→ **What is required**
Send back the entries exactly as they were given.

→ **Saved entries**

•••

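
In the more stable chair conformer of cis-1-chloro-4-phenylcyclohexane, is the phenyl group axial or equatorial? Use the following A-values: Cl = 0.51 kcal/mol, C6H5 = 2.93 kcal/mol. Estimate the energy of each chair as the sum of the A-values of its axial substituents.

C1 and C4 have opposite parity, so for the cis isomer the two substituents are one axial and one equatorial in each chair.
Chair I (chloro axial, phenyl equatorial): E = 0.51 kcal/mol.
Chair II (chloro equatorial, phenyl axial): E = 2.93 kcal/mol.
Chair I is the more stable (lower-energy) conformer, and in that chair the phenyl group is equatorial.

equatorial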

•••

→ **Written answer**
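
In the more stable chair conformer of cis-1-chloro-4-phenylcyclohexane, is the phenyl group axial or equatorial? Use the following A-values: Cl = 0.51 kcal/mol, C6H5 = 2.93 kcal/mol. Estimate the energy of each chair as the sum of the A-values of its axial substituents.

C1 and C4 have opposite parity, so for the cis isomer the two substituents are one axial and one equatorial in each chair.
Chair I (chloro axial, phenyl equatorial): E = 0.51 kcal/mol.
Chair II (chloro equatorial, phenyl axial): E = 2.93 kcal/mol.
Chair I is the more stable (lower-energy) conformer, and in that chair the phenyl group is equatorial.

equatorial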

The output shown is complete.